• PROBLEM REQUIREMENTS
Would you copy all lines in the data that contain the word "square"?

• PROVIDED ENTRIES
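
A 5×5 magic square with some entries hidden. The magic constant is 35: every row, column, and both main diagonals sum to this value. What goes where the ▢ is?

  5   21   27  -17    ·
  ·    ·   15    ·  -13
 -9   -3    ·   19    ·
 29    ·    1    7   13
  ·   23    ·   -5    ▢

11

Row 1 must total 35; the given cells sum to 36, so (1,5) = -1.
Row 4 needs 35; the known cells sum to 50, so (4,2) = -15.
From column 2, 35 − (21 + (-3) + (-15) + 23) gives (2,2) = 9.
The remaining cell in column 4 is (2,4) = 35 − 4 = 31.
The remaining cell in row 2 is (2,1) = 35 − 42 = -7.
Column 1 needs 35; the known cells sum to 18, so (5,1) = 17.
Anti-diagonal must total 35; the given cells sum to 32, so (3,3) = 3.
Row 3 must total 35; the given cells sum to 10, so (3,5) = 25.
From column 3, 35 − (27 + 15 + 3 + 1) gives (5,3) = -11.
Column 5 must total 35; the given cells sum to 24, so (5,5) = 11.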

==

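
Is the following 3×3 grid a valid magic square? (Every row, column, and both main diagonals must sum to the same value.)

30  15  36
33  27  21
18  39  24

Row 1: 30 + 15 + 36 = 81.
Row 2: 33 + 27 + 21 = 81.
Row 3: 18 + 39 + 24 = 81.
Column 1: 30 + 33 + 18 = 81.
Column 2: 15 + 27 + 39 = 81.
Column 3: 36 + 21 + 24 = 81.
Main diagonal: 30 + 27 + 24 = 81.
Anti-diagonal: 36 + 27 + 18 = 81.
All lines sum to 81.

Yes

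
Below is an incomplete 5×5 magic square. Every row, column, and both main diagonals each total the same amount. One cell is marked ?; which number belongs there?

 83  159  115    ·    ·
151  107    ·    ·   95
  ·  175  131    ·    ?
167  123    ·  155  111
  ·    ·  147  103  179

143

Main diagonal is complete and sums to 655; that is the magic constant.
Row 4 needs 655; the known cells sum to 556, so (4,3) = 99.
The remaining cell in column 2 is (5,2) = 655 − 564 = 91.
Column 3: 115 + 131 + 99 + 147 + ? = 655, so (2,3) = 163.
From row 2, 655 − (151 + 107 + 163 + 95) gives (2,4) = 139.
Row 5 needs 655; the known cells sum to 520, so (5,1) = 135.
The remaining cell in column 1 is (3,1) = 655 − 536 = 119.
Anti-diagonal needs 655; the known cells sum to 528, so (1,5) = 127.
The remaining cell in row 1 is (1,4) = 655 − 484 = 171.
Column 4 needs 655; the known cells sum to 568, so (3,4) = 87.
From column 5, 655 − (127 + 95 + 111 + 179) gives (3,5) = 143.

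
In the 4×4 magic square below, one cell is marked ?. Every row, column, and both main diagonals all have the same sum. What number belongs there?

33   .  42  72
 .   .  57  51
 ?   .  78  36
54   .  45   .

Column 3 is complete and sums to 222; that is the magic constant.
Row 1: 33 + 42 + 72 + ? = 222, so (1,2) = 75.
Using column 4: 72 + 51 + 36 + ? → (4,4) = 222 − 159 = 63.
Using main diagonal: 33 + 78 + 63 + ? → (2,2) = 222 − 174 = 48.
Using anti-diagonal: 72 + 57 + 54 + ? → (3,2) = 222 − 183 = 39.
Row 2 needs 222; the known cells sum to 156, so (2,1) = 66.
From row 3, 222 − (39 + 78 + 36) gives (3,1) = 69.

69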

...

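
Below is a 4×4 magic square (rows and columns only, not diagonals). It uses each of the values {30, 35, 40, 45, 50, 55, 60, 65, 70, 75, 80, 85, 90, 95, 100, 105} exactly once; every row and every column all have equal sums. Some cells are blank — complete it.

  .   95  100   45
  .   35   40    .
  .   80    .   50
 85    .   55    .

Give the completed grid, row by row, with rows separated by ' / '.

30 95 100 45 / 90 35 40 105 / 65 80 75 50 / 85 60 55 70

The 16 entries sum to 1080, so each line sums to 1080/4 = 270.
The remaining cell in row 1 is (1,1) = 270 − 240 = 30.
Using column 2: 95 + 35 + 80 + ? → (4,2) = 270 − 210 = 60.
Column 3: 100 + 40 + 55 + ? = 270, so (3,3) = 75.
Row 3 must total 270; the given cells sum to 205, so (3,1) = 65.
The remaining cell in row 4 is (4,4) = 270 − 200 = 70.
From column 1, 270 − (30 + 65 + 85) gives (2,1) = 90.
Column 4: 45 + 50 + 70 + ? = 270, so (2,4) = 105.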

• SOLUTION FOR THIS TASK
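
A 5×5 magic square with some entries hidden. The magic constant is 35: every row, column, and both main diagonals sum to this value. What goes where the ▢ is?
Is the following 3×3 grid a valid magic square? (Every row, column, and both main diagonals must sum to the same value.)
Below is an incomplete 5×5 magic square. Every row, column, and both main diagonals each total the same amount. One cell is marked ?; which number belongs there?
In the 4×4 magic square below, one cell is marked ?. Every row, column, and both main diagonals all have the same sum. What number belongs there?
Below is a 4×4 magic square (rows and columns only, not diagonals). It uses each of the values {30, 35, 40, 45, 50, 55, 60, 65, 70, 75, 80, 85, 90, 95, 100, 105} exactly once; every row and every column all have equal sums. Some cells are blank — complete it.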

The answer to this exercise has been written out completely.